*What to do:*
Copy out every entry, keeping each character the same.

*Records supplied:*
◇ ◇ ◇ ◇

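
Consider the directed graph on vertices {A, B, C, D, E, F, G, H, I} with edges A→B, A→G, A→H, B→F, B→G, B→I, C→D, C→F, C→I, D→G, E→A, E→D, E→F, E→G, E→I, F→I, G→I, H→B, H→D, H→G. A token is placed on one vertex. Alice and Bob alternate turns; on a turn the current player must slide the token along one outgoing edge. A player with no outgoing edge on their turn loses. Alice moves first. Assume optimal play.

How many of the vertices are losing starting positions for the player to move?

Positions with no move are L. A position that does have a move is losing for the player to move precisely when every available move leads to a winning position for the opponent. Fill in the labels:
Every edge goes from a vertex to one that appears earlier in the order I, F, G, B, D, C, H, A, E, so processing vertices in that order labels each vertex after all of its successors.
I: no outgoing edge → L
F: →I(L), so W
G: →I(L), so W
B: →I(L), so W
D: →G(W) only, which is W, so L
C: →D(L), so W
H: →D(L), so W
A: →H(W), B(W), G(W) — all W, so L
E: →A(L), so W
The L vertices are A, D, I; that is 3 in all.

3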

◇ ◇ ◇ ◇

*Task answer:*
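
Consider the directed graph on vertices {A, B, C, D, E, F, G, H, I} with edges A→B, A→G, A→H, B→F, B→G, B→I, C→D, C→F, C→I, D→G, E→A, E→D, E→F, E→G, E→I, F→I, G→I, H→B, H→D, H→G. A token is placed on one vertex. Alice and Bob alternate turns; on a turn the current player must slide the token along one outgoing edge. A player with no outgoing edge on their turn loses. Alice moves first. Assume optimal play.

How many of the vertices are losing starting positions for the player to move?

Positions with no move are L. A position that does have a move is losing for the player to move precisely when every available move leads to a winning position for the opponent. Fill in the labels:
Every edge goes from a vertex to one that appears earlier in the order I, F, G, B, D, C, H, A, E, so processing vertices in that order labels each vertex after all of its successors.
I: no outgoing edge → L
F: →I(L), so W
G: →I(L), so W
B: →I(L), so W
D: →G(W) only, which is W, so L
C: →D(L), so W
H: →D(L), so W
A: →H(W), B(W), G(W) — all W, so L
E: →A(L), so W
The L vertices are A, D, I; that is 3 in all.

3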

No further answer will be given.